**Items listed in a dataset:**

--- --- ---

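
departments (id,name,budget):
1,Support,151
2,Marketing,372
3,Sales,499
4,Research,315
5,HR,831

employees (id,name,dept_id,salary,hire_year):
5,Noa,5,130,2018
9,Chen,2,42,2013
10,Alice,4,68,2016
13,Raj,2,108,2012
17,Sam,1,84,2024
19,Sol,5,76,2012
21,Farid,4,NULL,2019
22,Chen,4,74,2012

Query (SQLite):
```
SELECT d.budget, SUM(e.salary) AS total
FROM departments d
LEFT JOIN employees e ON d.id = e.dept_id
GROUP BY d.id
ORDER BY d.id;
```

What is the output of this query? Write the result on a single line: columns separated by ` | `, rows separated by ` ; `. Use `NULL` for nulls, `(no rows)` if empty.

151 | 84 ; 372 | 150 ; 499 | NULL ; 315 | 142 ; 831 | 206

LEFT JOIN keeps every departments row; unmatched ones get NULL for employees columns.
Group by departments.id and compute SUM(e.salary). SUM over an all-NULL group is NULL.
  1: ids {17} → SUM(e.salary)=84
  2: ids {9, 13} → SUM(e.salary)=150
  3: ids {—} → SUM(e.salary)=NULL
  4: ids {10, 21, 22} → SUM(e.salary)=142
  5: ids {5, 19} → SUM(e.salary)=206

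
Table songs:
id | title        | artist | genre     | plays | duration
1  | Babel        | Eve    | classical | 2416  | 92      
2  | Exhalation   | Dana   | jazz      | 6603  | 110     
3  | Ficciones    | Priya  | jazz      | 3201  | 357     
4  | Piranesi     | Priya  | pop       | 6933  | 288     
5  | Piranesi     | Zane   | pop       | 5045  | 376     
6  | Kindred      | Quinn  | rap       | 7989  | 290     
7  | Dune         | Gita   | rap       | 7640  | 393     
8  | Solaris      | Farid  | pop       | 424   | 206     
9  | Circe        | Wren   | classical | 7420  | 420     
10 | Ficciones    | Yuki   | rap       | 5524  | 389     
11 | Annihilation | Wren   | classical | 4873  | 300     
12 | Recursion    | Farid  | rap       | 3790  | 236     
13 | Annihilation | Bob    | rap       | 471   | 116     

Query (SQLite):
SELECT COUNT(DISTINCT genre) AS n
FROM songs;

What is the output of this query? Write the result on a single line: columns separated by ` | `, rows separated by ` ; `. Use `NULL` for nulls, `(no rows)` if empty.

Count distinct non-NULL genre values.

4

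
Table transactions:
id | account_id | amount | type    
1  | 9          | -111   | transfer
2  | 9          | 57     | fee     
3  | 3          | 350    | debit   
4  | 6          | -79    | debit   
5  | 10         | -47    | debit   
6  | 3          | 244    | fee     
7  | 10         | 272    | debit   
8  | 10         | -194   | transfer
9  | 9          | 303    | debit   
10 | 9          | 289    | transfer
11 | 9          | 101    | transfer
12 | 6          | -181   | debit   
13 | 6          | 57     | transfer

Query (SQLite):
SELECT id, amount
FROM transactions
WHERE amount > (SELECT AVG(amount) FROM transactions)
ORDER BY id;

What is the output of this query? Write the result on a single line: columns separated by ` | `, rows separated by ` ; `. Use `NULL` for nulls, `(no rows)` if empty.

Scalar subquery: AVG(amount) over all transactions rows = 81.615385 (≈; comparison uses full precision).
Keep rows where amount > that value.

3 | 350 ; 6 | 244 ; 7 | 272 ; 9 | 303 ; 10 | 289 ; 11 | 101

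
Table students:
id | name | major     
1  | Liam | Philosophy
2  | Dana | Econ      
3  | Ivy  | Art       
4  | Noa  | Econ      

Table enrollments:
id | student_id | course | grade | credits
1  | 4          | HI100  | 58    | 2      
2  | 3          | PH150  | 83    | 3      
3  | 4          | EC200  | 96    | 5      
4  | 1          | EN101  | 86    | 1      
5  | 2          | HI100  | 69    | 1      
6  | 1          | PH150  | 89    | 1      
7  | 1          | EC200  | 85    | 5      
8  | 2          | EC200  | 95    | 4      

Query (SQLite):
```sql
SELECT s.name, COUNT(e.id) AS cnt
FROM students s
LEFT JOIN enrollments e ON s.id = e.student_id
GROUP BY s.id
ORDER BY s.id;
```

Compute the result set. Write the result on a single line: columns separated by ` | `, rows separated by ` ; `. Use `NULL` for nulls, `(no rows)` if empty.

LEFT JOIN keeps every students row; unmatched ones get NULL for enrollments columns.
Group by students.id and compute COUNT(e.id). COUNT(col) of an all-NULL group is 0.
  1: ids {4, 6, 7} → COUNT(e.id)=3
  2: ids {5, 8} → COUNT(e.id)=2
  3: ids {2} → COUNT(e.id)=1
  4: ids {1, 3} → COUNT(e.id)=2

Liam | 3 ; Dana | 2 ; Ivy | 1 ; Noa | 2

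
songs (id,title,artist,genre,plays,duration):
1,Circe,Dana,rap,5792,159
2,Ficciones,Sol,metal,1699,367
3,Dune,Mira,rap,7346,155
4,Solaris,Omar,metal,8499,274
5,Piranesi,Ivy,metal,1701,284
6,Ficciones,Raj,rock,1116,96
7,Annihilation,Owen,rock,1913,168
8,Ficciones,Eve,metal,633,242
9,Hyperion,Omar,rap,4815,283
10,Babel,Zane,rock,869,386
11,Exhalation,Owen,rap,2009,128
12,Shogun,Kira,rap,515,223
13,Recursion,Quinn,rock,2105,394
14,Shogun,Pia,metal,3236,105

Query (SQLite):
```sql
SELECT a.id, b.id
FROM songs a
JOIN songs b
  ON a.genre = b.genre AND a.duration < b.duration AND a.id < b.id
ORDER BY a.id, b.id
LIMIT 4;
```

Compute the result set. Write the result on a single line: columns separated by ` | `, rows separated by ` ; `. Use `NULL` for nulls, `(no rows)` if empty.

1 | 9 ; 1 | 12 ; 3 | 9 ; 3 | 12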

--- --- ---

**ACTIVITY:** Working through the entries above, copy every line in which "Shogun" is found.

**ANSWER BOX:**
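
12,Shogun,Kira,rap,515,223
14,Shogun,Pia,metal,3236,105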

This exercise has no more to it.